[Collected data entries]
::::
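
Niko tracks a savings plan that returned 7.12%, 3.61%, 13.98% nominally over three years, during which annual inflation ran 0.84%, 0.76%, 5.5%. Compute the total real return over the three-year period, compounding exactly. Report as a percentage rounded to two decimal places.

Nominal growth factor = 1.0712 × 1.0361 × 1.1398 = 1.265030
Price-level growth factor = 1.0084 × 1.0076 × 1.0550 = 1.071947
Real growth factor = 1.265030 / 1.071947 = 1.180123
Total real return = 1.180123 − 1 → 18.01%.

18.01%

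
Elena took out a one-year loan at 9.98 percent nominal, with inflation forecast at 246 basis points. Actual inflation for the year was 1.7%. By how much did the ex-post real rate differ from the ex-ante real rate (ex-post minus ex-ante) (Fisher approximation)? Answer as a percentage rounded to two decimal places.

0.76%

Ex-ante: 9.98% − 2.46% = 7.520%
Ex-post: 9.98% − 1.7% = 8.280%
Difference (ex-post − ex-ante) = 0.7600% → 0.76%.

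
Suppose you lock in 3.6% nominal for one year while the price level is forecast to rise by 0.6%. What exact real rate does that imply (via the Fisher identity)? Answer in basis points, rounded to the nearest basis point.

298 basis points

1 + r = 1.03600 / 1.00600 = 1.029821
r = 1.029821 − 1 = 2.9821%, i.e. 298 basis points.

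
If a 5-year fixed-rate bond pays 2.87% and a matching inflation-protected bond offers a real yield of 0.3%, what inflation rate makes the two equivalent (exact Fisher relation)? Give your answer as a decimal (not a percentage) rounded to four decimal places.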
::::
◆ Exercise prompt: Each line of the data is to be written out again exactly.

◆ Response below:
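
Niko tracks a savings plan that returned 7.12%, 3.61%, 13.98% nominally over three years, during which annual inflation ran 0.84%, 0.76%, 5.5%. Compute the total real return over the three-year period, compounding exactly. Report as a percentage rounded to two decimal places.

Nominal growth factor = 1.0712 × 1.0361 × 1.1398 = 1.265030
Price-level growth factor = 1.0084 × 1.0076 × 1.0550 = 1.071947
Real growth factor = 1.265030 / 1.071947 = 1.180123
Total real return = 1.180123 − 1 → 18.01%.

18.01%

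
Elena took out a one-year loan at 9.98 percent nominal, with inflation forecast at 246 basis points. Actual inflation for the year was 1.7%. By how much did the ex-post real rate differ from the ex-ante real rate (ex-post minus ex-ante) (Fisher approximation)? Answer as a percentage rounded to two decimal places.

0.76%

Ex-ante: 9.98% − 2.46% = 7.520%
Ex-post: 9.98% − 1.7% = 8.280%
Difference (ex-post − ex-ante) = 0.7600% → 0.76%.

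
Suppose you lock in 3.6% nominal for one year while the price level is forecast to rise by 0.6%. What exact real rate does that imply (via the Fisher identity)? Answer in basis points, rounded to the nearest basis point.

298 basis points

1 + r = 1.03600 / 1.00600 = 1.029821
r = 1.029821 − 1 = 2.9821%, i.e. 298 basis points.

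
If a 5-year fixed-rate bond pays 2.87% and a matching inflation-protected bond offers a real yield of 0.3%, what inflation rate makes the two equivalent (exact Fisher relation)? Give your answer as a decimal (not a percentage) rounded to four decimal places.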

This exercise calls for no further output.